■ EXERCISE PROMPT: Write out only the opening lines of the entries, through the line with "Consider the simple".

■ MATERIALS PROVIDED:
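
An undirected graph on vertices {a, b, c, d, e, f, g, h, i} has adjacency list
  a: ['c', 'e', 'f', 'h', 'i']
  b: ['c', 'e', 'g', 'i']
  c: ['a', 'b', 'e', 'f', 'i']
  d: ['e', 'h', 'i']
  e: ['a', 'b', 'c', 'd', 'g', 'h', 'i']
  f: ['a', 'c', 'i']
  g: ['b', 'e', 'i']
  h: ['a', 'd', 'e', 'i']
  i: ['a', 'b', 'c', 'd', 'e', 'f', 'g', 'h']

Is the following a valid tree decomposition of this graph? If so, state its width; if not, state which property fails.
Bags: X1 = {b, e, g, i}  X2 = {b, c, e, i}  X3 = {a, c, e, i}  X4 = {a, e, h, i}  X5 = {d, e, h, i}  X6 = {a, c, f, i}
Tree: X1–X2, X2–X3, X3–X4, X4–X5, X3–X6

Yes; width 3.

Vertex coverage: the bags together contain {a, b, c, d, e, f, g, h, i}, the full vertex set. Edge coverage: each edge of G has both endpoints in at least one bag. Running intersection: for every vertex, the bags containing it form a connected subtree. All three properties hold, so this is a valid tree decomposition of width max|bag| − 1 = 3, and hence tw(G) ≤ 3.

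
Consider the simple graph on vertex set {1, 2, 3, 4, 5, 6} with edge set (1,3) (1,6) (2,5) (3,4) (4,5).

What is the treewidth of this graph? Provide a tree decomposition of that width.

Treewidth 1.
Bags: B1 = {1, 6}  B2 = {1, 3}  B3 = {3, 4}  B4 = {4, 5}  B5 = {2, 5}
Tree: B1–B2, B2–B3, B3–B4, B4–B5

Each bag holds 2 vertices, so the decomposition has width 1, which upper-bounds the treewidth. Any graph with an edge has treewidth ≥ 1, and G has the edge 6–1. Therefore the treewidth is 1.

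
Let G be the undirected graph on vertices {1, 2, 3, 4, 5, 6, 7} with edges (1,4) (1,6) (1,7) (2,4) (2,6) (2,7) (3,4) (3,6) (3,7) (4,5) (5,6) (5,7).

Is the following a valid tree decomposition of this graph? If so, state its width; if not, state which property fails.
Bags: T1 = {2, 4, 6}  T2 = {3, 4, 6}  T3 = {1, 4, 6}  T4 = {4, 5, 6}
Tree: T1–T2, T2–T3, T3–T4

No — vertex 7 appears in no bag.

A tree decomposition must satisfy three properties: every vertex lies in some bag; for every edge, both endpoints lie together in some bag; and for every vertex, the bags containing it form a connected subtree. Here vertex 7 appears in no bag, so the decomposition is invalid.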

■ ANSWER SPACE:
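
An undirected graph on vertices {a, b, c, d, e, f, g, h, i} has adjacency list
  a: ['c', 'e', 'f', 'h', 'i']
  b: ['c', 'e', 'g', 'i']
  c: ['a', 'b', 'e', 'f', 'i']
  d: ['e', 'h', 'i']
  e: ['a', 'b', 'c', 'd', 'g', 'h', 'i']
  f: ['a', 'c', 'i']
  g: ['b', 'e', 'i']
  h: ['a', 'd', 'e', 'i']
  i: ['a', 'b', 'c', 'd', 'e', 'f', 'g', 'h']

Is the following a valid tree decomposition of this graph? If so, state its width; if not, state which property fails.
Bags: X1 = {b, e, g, i}  X2 = {b, c, e, i}  X3 = {a, c, e, i}  X4 = {a, e, h, i}  X5 = {d, e, h, i}  X6 = {a, c, f, i}
Tree: X1–X2, X2–X3, X3–X4, X4–X5, X3–X6

Yes; width 3.

Vertex coverage: the bags together contain {a, b, c, d, e, f, g, h, i}, the full vertex set. Edge coverage: each edge of G has both endpoints in at least one bag. Running intersection: for every vertex, the bags containing it form a connected subtree. All three properties hold, so this is a valid tree decomposition of width max|bag| − 1 = 3, and hence tw(G) ≤ 3.

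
Consider the simple graph on vertex set {1, 2, 3, 4, 5, 6} with edge set (1,3) (1,6) (2,5) (3,4) (4,5).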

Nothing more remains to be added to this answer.